Please copy out the entries below exactly, beginning with the line that contains "What is $Q +" and ending with the line that contains "Answer: 1253", and include nothing outside that span.

> [MATERIAL FOR THE TASK]:
※

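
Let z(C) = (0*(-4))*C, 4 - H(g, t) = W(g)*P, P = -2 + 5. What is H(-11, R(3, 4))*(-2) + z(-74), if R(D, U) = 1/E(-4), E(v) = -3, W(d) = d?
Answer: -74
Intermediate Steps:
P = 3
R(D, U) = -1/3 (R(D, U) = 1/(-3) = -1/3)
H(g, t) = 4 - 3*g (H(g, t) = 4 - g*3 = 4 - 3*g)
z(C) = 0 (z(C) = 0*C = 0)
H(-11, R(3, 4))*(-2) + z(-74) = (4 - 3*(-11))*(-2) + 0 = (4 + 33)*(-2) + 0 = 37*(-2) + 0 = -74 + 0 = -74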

※

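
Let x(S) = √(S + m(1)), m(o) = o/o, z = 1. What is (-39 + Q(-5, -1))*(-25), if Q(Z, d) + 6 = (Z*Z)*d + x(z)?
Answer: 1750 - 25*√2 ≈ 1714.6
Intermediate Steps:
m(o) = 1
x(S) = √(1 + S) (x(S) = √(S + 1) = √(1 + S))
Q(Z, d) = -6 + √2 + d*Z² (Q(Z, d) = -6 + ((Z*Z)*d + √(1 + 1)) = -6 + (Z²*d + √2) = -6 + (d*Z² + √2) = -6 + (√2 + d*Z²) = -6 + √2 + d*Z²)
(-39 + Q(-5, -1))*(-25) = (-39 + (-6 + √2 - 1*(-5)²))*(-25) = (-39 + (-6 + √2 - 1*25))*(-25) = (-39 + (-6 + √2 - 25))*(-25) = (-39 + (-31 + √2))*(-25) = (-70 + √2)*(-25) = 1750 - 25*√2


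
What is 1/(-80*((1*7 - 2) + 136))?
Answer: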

※

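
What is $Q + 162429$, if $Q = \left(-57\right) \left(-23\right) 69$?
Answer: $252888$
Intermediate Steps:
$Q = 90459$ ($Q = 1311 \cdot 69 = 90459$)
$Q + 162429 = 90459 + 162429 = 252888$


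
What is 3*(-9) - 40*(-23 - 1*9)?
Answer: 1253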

※

> [OUTPUT FOR THIS TASK]:
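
What is $Q + 162429$, if $Q = \left(-57\right) \left(-23\right) 69$?
Answer: $252888$
Intermediate Steps:
$Q = 90459$ ($Q = 1311 \cdot 69 = 90459$)
$Q + 162429 = 90459 + 162429 = 252888$


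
What is 3*(-9) - 40*(-23 - 1*9)?
Answer: 1253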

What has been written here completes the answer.